##### Given records #####

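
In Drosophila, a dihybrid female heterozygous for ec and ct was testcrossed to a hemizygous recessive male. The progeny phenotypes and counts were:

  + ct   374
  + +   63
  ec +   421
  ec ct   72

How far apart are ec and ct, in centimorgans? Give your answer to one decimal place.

14.5 centimorgans

The two most frequent classes, + ct (374) and ec + (421), are the parental types, so the F1 was + ct / ec +.
The recombinant classes are + + and ec ct: 63 + 72 = 135.
Recombination frequency = 135/930 = 0.1452 ≈ 14.5%, i.e. 14.5 centimorgans.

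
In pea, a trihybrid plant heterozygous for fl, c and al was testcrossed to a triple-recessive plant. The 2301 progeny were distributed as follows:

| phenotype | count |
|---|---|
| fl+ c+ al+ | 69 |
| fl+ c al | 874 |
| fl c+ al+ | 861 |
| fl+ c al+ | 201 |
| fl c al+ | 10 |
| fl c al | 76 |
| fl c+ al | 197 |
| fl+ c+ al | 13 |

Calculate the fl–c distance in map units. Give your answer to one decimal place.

7.3 map units

The two most frequent reciprocal classes, fl+ c al and fl c+ al+, are the parental types, so the F1 was fl+ c al / fl c+ al+.
The two rarest classes, fl+ c+ al and fl c al+, are the double crossovers. Comparing them with the parentals, only the c allele has switched, so c is the middle locus and the order is fl – c – al.
Crossovers in the fl–c interval produce the single-crossover classes fl c al and fl+ c+ al+ (76 + 69 = 145) plus the double crossovers (23).
RF(fl–c) = (145 + 23) / 2301 = 168/2301 = 0.0730 → 7.3 map units.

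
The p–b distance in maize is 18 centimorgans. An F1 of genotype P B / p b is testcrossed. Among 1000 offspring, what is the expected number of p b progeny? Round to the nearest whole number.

A map distance of 18 centimorgans corresponds to a recombination frequency of 0.180.
The F1 is P B / p b, so p b is a parental gamete class with expected frequency (1 − r)/2 = 0.820/2 = 0.4100.
Expected number = 0.4100 × 1000 = 410.00 ≈ 410.

410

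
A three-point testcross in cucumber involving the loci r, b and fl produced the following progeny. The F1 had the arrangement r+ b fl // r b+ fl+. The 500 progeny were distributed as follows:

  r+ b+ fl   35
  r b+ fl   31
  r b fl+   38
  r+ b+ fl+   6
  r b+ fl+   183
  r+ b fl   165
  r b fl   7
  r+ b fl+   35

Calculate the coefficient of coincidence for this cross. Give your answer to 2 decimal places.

The two rarest classes, r b fl and r+ b+ fl+, are the double crossovers. Comparing them with the parentals, only the r allele has switched, so r is the middle locus and the order is fl – r – b.
fl–r: (66 + 13)/500 = 0.1580; r–b: (73 + 13)/500 = 0.1720.
Expected DCO frequency = 0.1580 × 0.1720 ≈ 0.02718; observed = 13/500 ≈ 0.02600.
Coefficient of coincidence = 0.02600/0.02718 ≈ 0.96.

0.96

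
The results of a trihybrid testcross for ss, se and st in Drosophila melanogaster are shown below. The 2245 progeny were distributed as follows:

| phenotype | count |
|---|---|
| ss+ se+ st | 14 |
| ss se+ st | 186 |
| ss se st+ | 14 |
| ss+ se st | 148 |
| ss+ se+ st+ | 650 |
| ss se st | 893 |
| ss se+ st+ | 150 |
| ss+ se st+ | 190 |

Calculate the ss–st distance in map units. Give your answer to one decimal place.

14.5 map units

The two most frequent reciprocal classes, ss+ se+ st+ and ss se st, are the parental types, so the F1 was ss+ se+ st+ / ss se st.
The two rarest classes, ss+ se+ st and ss se st+, are the double crossovers. Comparing them with the parentals, only the st allele has switched, so st is the middle locus and the order is ss – st – se.
Crossovers in the ss–st interval produce the single-crossover classes ss se+ st+ and ss+ se st (150 + 148 = 298) plus the double crossovers (28).
RF(ss–st) = (298 + 28) / 2245 = 326/2245 = 0.1452 → 14.5 map units.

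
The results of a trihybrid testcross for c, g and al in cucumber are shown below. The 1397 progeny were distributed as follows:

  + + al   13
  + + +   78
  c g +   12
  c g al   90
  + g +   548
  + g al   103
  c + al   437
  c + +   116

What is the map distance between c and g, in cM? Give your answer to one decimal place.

13.8 cM

The two most frequent reciprocal classes, c + al and + g +, are the parental types, so the F1 was c + al / + g +.
The two rarest classes, + + al and c g +, are the double crossovers. Comparing them with the parentals, only the c allele has switched, so c is the middle locus and the order is al – c – g.
Crossovers in the c–g interval produce the single-crossover classes c g al and + + + (90 + 78 = 168) plus the double crossovers (25).
RF(c–g) = (168 + 25) / 1397 = 193/1397 = 0.1382 → 13.8 cM.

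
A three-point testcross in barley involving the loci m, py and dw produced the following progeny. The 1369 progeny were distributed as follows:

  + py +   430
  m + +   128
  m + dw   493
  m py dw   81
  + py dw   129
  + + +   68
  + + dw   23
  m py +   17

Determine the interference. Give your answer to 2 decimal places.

The two most frequent reciprocal classes, + py + and m + dw, are the parental types, so the F1 was + py + / m + dw.
The two rarest classes, m py + and + + dw, are the double crossovers. Comparing them with the parentals, only the m allele has switched, so m is the middle locus and the order is py – m – dw.
py–m: (149 + 40)/1369 = 0.1381; m–dw: (257 + 40)/1369 = 0.2169.
Expected DCO frequency = 0.1381 × 0.2169 ≈ 0.02995; observed = 40/1369 ≈ 0.02922.
Coefficient of coincidence = 0.02922/0.02995 ≈ 0.98; interference = 1 − 0.98 = 0.02.

0.02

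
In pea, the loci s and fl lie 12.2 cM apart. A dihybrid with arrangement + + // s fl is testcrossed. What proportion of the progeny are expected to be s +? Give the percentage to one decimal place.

A map distance of 12.2 cM corresponds to a recombination frequency of 0.122.
The F1 is + + / s fl, so s + is a recombinant gamete class with expected frequency r/2 = 0.122/2 = 0.0610.
That is 0.0610 = 6.1% of the progeny.

6.1%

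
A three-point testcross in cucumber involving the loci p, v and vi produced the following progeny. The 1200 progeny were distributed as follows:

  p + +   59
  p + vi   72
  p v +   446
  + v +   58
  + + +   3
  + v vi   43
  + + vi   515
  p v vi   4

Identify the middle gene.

The two most frequent reciprocal classes, p v + and + + vi, are the parental types, so the F1 was p v + / + + vi.
The two rarest classes, p v vi and + + +, are the double crossovers. Comparing them with the parentals, only the vi allele has switched, so vi is the middle locus and the order is v – vi – p.

vi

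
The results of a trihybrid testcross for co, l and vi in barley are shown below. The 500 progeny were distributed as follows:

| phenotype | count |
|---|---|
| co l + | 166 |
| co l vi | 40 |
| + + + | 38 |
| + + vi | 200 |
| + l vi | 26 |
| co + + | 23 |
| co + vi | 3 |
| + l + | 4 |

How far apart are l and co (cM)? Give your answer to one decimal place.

11.2 cM

The two most frequent reciprocal classes, + + vi and co l +, are the parental types, so the F1 was + + vi / co l +.
The two rarest classes, co + vi and + l +, are the double crossovers. Comparing them with the parentals, only the co allele has switched, so co is the middle locus and the order is vi – co – l.
Crossovers in the co–l interval produce the single-crossover classes + l vi and co + + (26 + 23 = 49) plus the double crossovers (7).
RF(co–l) = (49 + 7) / 500 = 56/500 = 0.1120 → 11.2 cM.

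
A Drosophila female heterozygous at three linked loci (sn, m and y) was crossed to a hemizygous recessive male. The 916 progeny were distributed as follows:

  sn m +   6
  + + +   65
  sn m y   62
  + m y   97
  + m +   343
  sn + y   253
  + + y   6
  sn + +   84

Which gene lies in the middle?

The two most frequent reciprocal classes, + m + and sn + y, are the parental types, so the F1 was + m + / sn + y.
The two rarest classes, sn m + and + + y, are the double crossovers. Comparing them with the parentals, only the sn allele has switched, so sn is the middle locus and the order is m – sn – y.

sn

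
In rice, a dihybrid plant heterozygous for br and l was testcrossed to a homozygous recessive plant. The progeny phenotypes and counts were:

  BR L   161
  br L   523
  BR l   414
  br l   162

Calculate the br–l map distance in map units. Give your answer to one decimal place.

The two most frequent classes, BR l (414) and br L (523), are the parental types, so the F1 was BR l / br L.
The recombinant classes are BR L and br l: 161 + 162 = 323.
Recombination frequency = 323/1260 = 0.2563 ≈ 25.6%, i.e. 25.6 map units.

25.6 map units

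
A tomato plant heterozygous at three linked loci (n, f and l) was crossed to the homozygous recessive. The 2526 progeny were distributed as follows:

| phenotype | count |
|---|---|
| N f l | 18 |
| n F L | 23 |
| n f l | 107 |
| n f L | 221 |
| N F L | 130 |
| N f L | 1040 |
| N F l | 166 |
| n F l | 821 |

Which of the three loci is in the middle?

l

The two most frequent reciprocal classes, n F l and N f L, are the parental types, so the F1 was n F l / N f L.
The two rarest classes, n F L and N f l, are the double crossovers. Comparing them with the parentals, only the l allele has switched, so l is the middle locus and the order is f – l – n.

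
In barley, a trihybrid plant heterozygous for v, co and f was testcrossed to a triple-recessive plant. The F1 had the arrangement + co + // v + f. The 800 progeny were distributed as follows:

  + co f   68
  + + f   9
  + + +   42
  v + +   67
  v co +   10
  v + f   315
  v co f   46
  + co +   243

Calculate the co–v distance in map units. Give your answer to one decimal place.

13.4 map units

The two rarest classes, v co + and + + f, are the double crossovers. Comparing them with the parentals, only the v allele has switched, so v is the middle locus and the order is co – v – f.
Crossovers in the co–v interval produce the single-crossover classes + + + and v co f (42 + 46 = 88) plus the double crossovers (19).
RF(co–v) = (88 + 19) / 800 = 107/800 = 0.1338 → 13.4 map units.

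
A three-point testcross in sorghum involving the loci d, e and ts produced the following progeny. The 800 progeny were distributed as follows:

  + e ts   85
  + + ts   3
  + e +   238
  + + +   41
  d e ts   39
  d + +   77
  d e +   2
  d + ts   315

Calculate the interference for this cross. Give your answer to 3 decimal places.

The two most frequent reciprocal classes, + e + and d + ts, are the parental types, so the F1 was + e + / d + ts.
The two rarest classes, d e + and + + ts, are the double crossovers. Comparing them with the parentals, only the d allele has switched, so d is the middle locus and the order is ts – d – e.
ts–d: (162 + 5)/800 = 0.2087; d–e: (80 + 5)/800 = 0.1062.
Expected DCO frequency = 0.2087 × 0.1062 ≈ 0.02216; observed = 5/800 ≈ 0.00625.
Coefficient of coincidence = 0.00625/0.02216 ≈ 0.282; interference = 1 − 0.282 = 0.718.

0.718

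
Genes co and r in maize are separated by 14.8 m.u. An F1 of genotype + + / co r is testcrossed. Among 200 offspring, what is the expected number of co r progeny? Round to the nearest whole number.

85

A map distance of 14.8 m.u. corresponds to a recombination frequency of 0.148.
The F1 is + + / co r, so co r is a parental gamete class with expected frequency (1 − r)/2 = 0.852/2 = 0.4260.
Expected number = 0.4260 × 200 = 85.20 ≈ 85.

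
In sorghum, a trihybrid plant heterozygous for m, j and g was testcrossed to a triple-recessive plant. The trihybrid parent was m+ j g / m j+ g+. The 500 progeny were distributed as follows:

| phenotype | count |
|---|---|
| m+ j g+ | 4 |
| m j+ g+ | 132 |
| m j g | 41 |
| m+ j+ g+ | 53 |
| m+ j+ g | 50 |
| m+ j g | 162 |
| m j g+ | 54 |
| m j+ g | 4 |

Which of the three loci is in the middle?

The two rarest classes, m+ j g+ and m j+ g, are the double crossovers. Comparing them with the parentals, only the g allele has switched, so g is the middle locus and the order is m – g – j.

g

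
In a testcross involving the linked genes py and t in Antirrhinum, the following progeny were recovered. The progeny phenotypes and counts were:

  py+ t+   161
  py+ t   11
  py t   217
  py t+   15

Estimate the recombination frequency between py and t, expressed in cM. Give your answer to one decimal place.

6.4 cM

The two most frequent classes, py+ t+ (161) and py t (217), are the parental types, so the F1 was py+ t+ / py t.
The recombinant classes are py+ t and py t+: 11 + 15 = 26.
Recombination frequency = 26/404 = 0.0644 ≈ 6.4%, i.e. 6.4 cM.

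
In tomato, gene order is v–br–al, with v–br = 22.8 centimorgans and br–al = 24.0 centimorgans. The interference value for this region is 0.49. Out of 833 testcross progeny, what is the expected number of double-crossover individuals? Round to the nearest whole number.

Map distances give recombination frequencies of 0.228 and 0.240 for the two intervals.
With interference 0.49 (so coincidence = 0.51), expected double-crossover frequency = 0.228 × 0.240 × 0.51 = 0.02791.
Expected number = 0.02791 × 833 = 23.25 ≈ 23.

23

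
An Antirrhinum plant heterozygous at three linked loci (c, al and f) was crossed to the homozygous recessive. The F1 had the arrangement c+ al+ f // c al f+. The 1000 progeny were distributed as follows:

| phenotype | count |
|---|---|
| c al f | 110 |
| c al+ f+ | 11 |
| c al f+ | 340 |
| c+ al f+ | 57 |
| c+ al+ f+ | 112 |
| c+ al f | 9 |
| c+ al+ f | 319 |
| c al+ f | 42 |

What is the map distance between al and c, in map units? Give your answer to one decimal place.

The two rarest classes, c+ al f and c al+ f+, are the double crossovers. Comparing them with the parentals, only the al allele has switched, so al is the middle locus and the order is c – al – f.
Crossovers in the c–al interval produce the single-crossover classes c al+ f and c+ al f+ (42 + 57 = 99) plus the double crossovers (20).
RF(c–al) = (99 + 20) / 1000 = 119/1000 = 0.1190 → 11.9 map units.

11.9 map units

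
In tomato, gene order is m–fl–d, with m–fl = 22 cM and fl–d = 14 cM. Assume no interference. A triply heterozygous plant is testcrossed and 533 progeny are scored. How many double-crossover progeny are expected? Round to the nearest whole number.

Map distances give recombination frequencies of 0.220 and 0.140 for the two intervals.
With no interference, expected double-crossover frequency = 0.220 × 0.140 = 0.03080.
Expected number = 0.03080 × 533 = 16.42 ≈ 16.

16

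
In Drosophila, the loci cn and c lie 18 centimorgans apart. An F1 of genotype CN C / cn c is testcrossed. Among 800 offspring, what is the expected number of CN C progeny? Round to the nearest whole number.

A map distance of 18 centimorgans corresponds to a recombination frequency of 0.180.
The F1 is CN C / cn c, so CN C is a parental gamete class with expected frequency (1 − r)/2 = 0.820/2 = 0.4100.
Expected number = 0.4100 × 800 = 328.00 ≈ 328.

328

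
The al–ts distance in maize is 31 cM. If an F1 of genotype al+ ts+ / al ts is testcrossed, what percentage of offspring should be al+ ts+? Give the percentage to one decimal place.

34.5%

A map distance of 31 cM corresponds to a recombination frequency of 0.310.
The F1 is al+ ts+ / al ts, so al+ ts+ is a parental gamete class with expected frequency (1 − r)/2 = 0.690/2 = 0.3450.
That is 0.3450 = 34.5% of the progeny.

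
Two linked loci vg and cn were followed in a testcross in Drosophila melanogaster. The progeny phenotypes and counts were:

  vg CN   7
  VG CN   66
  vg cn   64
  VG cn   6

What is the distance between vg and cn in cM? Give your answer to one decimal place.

9.1 cM

The two most frequent classes, VG CN (66) and vg cn (64), are the parental types, so the F1 was VG CN / vg cn.
The recombinant classes are VG cn and vg CN: 6 + 7 = 13.
Recombination frequency = 13/143 = 0.0909 ≈ 9.1%, i.e. 9.1 cM.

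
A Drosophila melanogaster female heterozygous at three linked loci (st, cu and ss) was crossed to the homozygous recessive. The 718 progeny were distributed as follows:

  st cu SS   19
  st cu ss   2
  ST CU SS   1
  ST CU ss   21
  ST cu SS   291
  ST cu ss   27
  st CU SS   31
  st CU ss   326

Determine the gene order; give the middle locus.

cu

The two most frequent reciprocal classes, ST cu SS and st CU ss, are the parental types, so the F1 was ST cu SS / st CU ss.
The two rarest classes, ST CU SS and st cu ss, are the double crossovers. Comparing them with the parentals, only the cu allele has switched, so cu is the middle locus and the order is ss – cu – st.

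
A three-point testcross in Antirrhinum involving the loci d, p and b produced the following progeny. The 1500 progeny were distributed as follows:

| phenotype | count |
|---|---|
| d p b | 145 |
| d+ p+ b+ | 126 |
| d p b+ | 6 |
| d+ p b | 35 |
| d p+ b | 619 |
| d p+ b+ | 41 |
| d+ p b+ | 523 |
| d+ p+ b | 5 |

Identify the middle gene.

The two most frequent reciprocal classes, d p+ b and d+ p b+, are the parental types, so the F1 was d p+ b / d+ p b+.
The two rarest classes, d+ p+ b and d p b+, are the double crossovers. Comparing them with the parentals, only the d allele has switched, so d is the middle locus and the order is b – d – p.

d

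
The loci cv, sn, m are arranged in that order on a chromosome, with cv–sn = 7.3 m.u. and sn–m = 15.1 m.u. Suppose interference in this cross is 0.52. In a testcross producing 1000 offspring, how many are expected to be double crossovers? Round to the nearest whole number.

5

Map distances give recombination frequencies of 0.073 and 0.151 for the two intervals.
With interference 0.52 (so coincidence = 0.48), expected double-crossover frequency = 0.073 × 0.151 × 0.48 = 0.00529.
Expected number = 0.00529 × 1000 = 5.29 ≈ 5.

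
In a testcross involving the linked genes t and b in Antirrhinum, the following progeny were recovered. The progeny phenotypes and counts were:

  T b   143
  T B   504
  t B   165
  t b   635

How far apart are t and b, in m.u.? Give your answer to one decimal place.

21.3 m.u.

The two most frequent classes, T B (504) and t b (635), are the parental types, so the F1 was T B / t b.
The recombinant classes are T b and t B: 143 + 165 = 308.
Recombination frequency = 308/1447 = 0.2129 ≈ 21.3%, i.e. 21.3 m.u.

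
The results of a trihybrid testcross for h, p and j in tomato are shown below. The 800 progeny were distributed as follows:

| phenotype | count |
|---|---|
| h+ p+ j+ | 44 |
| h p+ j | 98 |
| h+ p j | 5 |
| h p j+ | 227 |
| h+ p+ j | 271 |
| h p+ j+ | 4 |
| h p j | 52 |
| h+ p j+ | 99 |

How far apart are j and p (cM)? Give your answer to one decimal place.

The two most frequent reciprocal classes, h p j+ and h+ p+ j, are the parental types, so the F1 was h p j+ / h+ p+ j.
The two rarest classes, h p+ j+ and h+ p j, are the double crossovers. Comparing them with the parentals, only the p allele has switched, so p is the middle locus and the order is h – p – j.
Crossovers in the p–j interval produce the single-crossover classes h p j and h+ p+ j+ (52 + 44 = 96) plus the double crossovers (9).
RF(p–j) = (96 + 9) / 800 = 105/800 = 0.1313 → 13.1 cM.

13.1 cM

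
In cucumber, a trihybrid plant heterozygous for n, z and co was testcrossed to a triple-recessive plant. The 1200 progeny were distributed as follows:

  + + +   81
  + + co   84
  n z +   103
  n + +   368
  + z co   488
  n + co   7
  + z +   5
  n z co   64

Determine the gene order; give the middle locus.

co

The two most frequent reciprocal classes, + z co and n + +, are the parental types, so the F1 was + z co / n + +.
The two rarest classes, + z + and n + co, are the double crossovers. Comparing them with the parentals, only the co allele has switched, so co is the middle locus and the order is n – co – z.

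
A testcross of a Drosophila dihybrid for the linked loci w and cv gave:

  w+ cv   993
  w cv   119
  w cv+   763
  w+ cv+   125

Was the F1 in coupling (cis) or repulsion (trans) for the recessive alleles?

trans

The two most frequent classes are w+ cv (993) and w cv+ (763); these are the parental (non-recombinant) types.
So the F1 carried w+ cv on one chromosome and w cv+ on the other — the recessive alleles are on opposite chromosomes (trans / repulsion).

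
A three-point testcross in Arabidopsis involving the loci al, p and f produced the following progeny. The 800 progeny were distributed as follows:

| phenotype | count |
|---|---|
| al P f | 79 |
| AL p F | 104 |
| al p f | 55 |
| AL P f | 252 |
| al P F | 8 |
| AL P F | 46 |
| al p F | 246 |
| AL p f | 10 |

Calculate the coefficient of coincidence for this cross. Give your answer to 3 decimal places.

The two most frequent reciprocal classes, al p F and AL P f, are the parental types, so the F1 was al p F / AL P f.
The two rarest classes, al P F and AL p f, are the double crossovers. Comparing them with the parentals, only the p allele has switched, so p is the middle locus and the order is f – p – al.
f–p: (101 + 18)/800 = 0.1487; p–al: (183 + 18)/800 = 0.2512.
Expected DCO frequency = 0.1487 × 0.2512 ≈ 0.03735; observed = 18/800 ≈ 0.02250.
Coefficient of coincidence = 0.02250/0.03735 ≈ 0.602.

0.602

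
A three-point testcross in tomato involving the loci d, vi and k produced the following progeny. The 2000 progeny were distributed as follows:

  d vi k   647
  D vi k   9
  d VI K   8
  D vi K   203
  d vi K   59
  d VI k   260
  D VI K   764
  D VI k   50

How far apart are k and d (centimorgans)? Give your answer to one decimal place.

The two most frequent reciprocal classes, d vi k and D VI K, are the parental types, so the F1 was d vi k / D VI K.
The two rarest classes, D vi k and d VI K, are the double crossovers. Comparing them with the parentals, only the d allele has switched, so d is the middle locus and the order is k – d – vi.
Crossovers in the k–d interval produce the single-crossover classes d vi K and D VI k (59 + 50 = 109) plus the double crossovers (17).
RF(k–d) = (109 + 17) / 2000 = 126/2000 = 0.0630 → 6.3 centimorgans.

6.3 centimorgans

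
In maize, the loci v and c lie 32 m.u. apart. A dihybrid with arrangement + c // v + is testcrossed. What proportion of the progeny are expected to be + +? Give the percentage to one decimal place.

16.0%

A map distance of 32 m.u. corresponds to a recombination frequency of 0.320.
The F1 is + c / v +, so + + is a recombinant gamete class with expected frequency r/2 = 0.320/2 = 0.1600.
That is 0.1600 = 16.0% of the progeny.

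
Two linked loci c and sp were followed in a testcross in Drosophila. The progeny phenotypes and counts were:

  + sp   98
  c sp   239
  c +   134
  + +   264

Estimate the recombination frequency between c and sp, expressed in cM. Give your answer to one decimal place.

31.6 cM

The two most frequent classes, + + (264) and c sp (239), are the parental types, so the F1 was + + / c sp.
The recombinant classes are + sp and c +: 98 + 134 = 232.
Recombination frequency = 232/735 = 0.3156 ≈ 31.6%, i.e. 31.6 cM.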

#####

## What you are asked to do:
Where does the word "Antirrhinum" occur in the data? Copy every line that has it.

## Final answer:
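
In a testcross involving the linked genes py and t in Antirrhinum, the following progeny were recovered. The progeny phenotypes and counts were:
An Antirrhinum plant heterozygous at three linked loci (c, al and f) was crossed to the homozygous recessive. The F1 had the arrangement c+ al+ f // c al f+. The 1000 progeny were distributed as follows:
A three-point testcross in Antirrhinum involving the loci d, p and b produced the following progeny. The 1500 progeny were distributed as follows:
In a testcross involving the linked genes t and b in Antirrhinum, the following progeny were recovered. The progeny phenotypes and counts were: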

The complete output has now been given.